* REQUIRED WORK *
Restate each entry below without changing a word.

════════════════

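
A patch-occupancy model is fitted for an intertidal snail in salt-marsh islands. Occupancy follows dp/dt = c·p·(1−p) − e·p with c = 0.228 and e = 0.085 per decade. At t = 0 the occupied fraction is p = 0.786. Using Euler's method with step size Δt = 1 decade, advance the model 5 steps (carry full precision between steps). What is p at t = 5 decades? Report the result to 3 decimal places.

0.690

Update rule: p ← p + [c·p·(1−p) − e·p]·Δt with Δt = 1.
step 1: Δp = -0.02846, p = 0.75754
step 2: Δp = -0.02251, p = 0.73503
step 3: Δp = -0.01807, p = 0.71696
step 4: Δp = -0.01467, p = 0.70228
step 5: Δp = -0.01202, p = 0.69026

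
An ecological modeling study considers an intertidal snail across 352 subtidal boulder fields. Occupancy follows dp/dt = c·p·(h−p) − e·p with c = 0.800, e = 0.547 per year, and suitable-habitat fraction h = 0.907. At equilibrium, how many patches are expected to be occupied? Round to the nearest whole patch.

p* = h − e/c = 0.907 − 0.6837 = 0.2233.
Expected occupied patches = N × p* = 352 × 0.2233 = 78.58 ≈ 79.

79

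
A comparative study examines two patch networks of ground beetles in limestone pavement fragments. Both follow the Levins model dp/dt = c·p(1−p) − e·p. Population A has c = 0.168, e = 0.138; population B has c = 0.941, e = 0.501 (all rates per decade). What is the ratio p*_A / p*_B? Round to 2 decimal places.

0.38

A: p*_A = 1 − 0.138/0.168 = 0.1786.
B: p*_B = 1 − 0.501/0.941 = 0.4676.
p*_A / p*_B = 0.1786/0.4676 = 0.3819.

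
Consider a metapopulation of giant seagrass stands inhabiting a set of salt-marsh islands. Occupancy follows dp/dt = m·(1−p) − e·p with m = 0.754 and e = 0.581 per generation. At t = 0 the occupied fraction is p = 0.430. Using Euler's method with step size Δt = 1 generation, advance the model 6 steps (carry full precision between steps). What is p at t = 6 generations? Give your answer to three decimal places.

Update rule: p ← p + [m·(1−p) − e·p]·Δt with Δt = 1.
  1  |  dp/dt·Δt = +0.179950  |  p_1 = 0.609950
  2  |  dp/dt·Δt = -0.060283  |  p_2 = 0.549667
  3  |  dp/dt·Δt = +0.020195  |  p_3 = 0.569862
  4  |  dp/dt·Δt = -0.006765  |  p_4 = 0.563096
  5  |  dp/dt·Δt = +0.002266  |  p_5 = 0.565363
  6  |  dp/dt·Δt = -0.000759  |  p_6 = 0.564603

0.565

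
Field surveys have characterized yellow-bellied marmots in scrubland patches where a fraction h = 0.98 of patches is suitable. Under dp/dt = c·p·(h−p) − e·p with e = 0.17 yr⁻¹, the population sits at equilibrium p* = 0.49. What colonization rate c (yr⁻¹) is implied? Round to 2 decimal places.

0.35

At equilibrium c(h−p*) = e, so c = e/(h−p*).
c = 0.17/(0.98 − 0.49) = 0.17/0.4900 = 0.3469.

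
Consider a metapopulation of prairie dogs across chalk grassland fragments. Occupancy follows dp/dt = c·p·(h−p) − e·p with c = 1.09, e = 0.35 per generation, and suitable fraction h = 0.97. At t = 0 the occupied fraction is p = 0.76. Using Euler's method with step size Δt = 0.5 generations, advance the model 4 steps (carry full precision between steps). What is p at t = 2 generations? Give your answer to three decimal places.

Update rule: p ← p + [c·p·(h−p) − e·p]·Δt with Δt = 0.5.
p: 0.76000 → 0.71398  (Δp = -0.04602)
p: 0.71398 → 0.68866  (Δp = -0.02533)
p: 0.68866 → 0.67374  (Δp = -0.01492)
p: 0.67374 → 0.66462  (Δp = -0.00912)

0.665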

════════════════

* RESULT OF THIS EXERCISE *
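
A patch-occupancy model is fitted for an intertidal snail in salt-marsh islands. Occupancy follows dp/dt = c·p·(1−p) − e·p with c = 0.228 and e = 0.085 per decade. At t = 0 the occupied fraction is p = 0.786. Using Euler's method with step size Δt = 1 decade, advance the model 5 steps (carry full precision between steps). What is p at t = 5 decades? Report the result to 3 decimal places.

0.690

Update rule: p ← p + [c·p·(1−p) − e·p]·Δt with Δt = 1.
step 1: Δp = -0.02846, p = 0.75754
step 2: Δp = -0.02251, p = 0.73503
step 3: Δp = -0.01807, p = 0.71696
step 4: Δp = -0.01467, p = 0.70228
step 5: Δp = -0.01202, p = 0.69026

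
An ecological modeling study considers an intertidal snail across 352 subtidal boulder fields. Occupancy follows dp/dt = c·p·(h−p) − e·p with c = 0.800, e = 0.547 per year, and suitable-habitat fraction h = 0.907. At equilibrium, how many patches are expected to be occupied? Round to the nearest whole patch.

p* = h − e/c = 0.907 − 0.6837 = 0.2233.
Expected occupied patches = N × p* = 352 × 0.2233 = 78.58 ≈ 79.

79

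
A comparative study examines two patch networks of ground beetles in limestone pavement fragments. Both follow the Levins model dp/dt = c·p(1−p) − e·p. Population A has c = 0.168, e = 0.138; population B has c = 0.941, e = 0.501 (all rates per decade). What is the ratio p*_A / p*_B? Round to 2 decimal places.

0.38

A: p*_A = 1 − 0.138/0.168 = 0.1786.
B: p*_B = 1 − 0.501/0.941 = 0.4676.
p*_A / p*_B = 0.1786/0.4676 = 0.3819.

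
Consider a metapopulation of giant seagrass stands inhabiting a set of salt-marsh islands. Occupancy follows dp/dt = m·(1−p) − e·p with m = 0.754 and e = 0.581 per generation. At t = 0 the occupied fraction is p = 0.430. Using Euler's method with step size Δt = 1 generation, advance the model 6 steps (carry full precision between steps). What is p at t = 6 generations? Give your answer to three decimal places.

Update rule: p ← p + [m·(1−p) − e·p]·Δt with Δt = 1.
  1  |  dp/dt·Δt = +0.179950  |  p_1 = 0.609950
  2  |  dp/dt·Δt = -0.060283  |  p_2 = 0.549667
  3  |  dp/dt·Δt = +0.020195  |  p_3 = 0.569862
  4  |  dp/dt·Δt = -0.006765  |  p_4 = 0.563096
  5  |  dp/dt·Δt = +0.002266  |  p_5 = 0.565363
  6  |  dp/dt·Δt = -0.000759  |  p_6 = 0.564603

0.565

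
Field surveys have characterized yellow-bellied marmots in scrubland patches where a fraction h = 0.98 of patches is suitable. Under dp/dt = c·p·(h−p) − e·p with e = 0.17 yr⁻¹, the population sits at equilibrium p* = 0.49. What colonization rate c (yr⁻¹) is implied? Round to 2 decimal places.

0.35

At equilibrium c(h−p*) = e, so c = e/(h−p*).
c = 0.17/(0.98 − 0.49) = 0.17/0.4900 = 0.3469.

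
Consider a metapopulation of prairie dogs across chalk grassland fragments. Occupancy follows dp/dt = c·p·(h−p) − e·p with c = 1.09, e = 0.35 per generation, and suitable fraction h = 0.97. At t = 0 the occupied fraction is p = 0.76. Using Euler's method with step size Δt = 0.5 generations, advance the model 4 steps (carry full precision between steps). What is p at t = 2 generations? Give your answer to three decimal places.

Update rule: p ← p + [c·p·(h−p) − e·p]·Δt with Δt = 0.5.
p: 0.76000 → 0.71398  (Δp = -0.04602)
p: 0.71398 → 0.68866  (Δp = -0.02533)
p: 0.68866 → 0.67374  (Δp = -0.01492)
p: 0.67374 → 0.66462  (Δp = -0.00912)

0.665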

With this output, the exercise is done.